### Provided data
<<<<

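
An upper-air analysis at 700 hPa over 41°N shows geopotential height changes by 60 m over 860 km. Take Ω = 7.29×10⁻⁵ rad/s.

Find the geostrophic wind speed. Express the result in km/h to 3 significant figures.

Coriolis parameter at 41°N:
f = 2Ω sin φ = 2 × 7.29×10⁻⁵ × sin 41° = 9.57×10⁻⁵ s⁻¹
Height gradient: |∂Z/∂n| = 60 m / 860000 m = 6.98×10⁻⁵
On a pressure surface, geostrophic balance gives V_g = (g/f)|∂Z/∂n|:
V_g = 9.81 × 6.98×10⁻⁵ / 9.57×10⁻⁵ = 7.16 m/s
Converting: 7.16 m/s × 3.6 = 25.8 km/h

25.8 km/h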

>>>>
<<<<

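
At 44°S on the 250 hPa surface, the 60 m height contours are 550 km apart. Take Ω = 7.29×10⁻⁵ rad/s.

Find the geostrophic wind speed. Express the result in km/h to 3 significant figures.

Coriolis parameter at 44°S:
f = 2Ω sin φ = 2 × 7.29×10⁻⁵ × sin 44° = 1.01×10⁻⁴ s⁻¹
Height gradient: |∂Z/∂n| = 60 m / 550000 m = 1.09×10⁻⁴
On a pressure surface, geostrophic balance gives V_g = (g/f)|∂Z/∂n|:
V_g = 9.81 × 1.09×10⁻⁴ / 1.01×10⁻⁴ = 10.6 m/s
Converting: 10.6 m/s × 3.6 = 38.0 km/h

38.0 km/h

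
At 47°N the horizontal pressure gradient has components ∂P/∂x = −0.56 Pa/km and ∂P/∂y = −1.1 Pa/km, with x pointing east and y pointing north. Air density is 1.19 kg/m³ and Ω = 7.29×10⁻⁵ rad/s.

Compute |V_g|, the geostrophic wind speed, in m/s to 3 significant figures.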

>>>>

### Task statement
Tell how many lines in the data include the string "Take". Reply with the number and no other text.

### Exercise response
2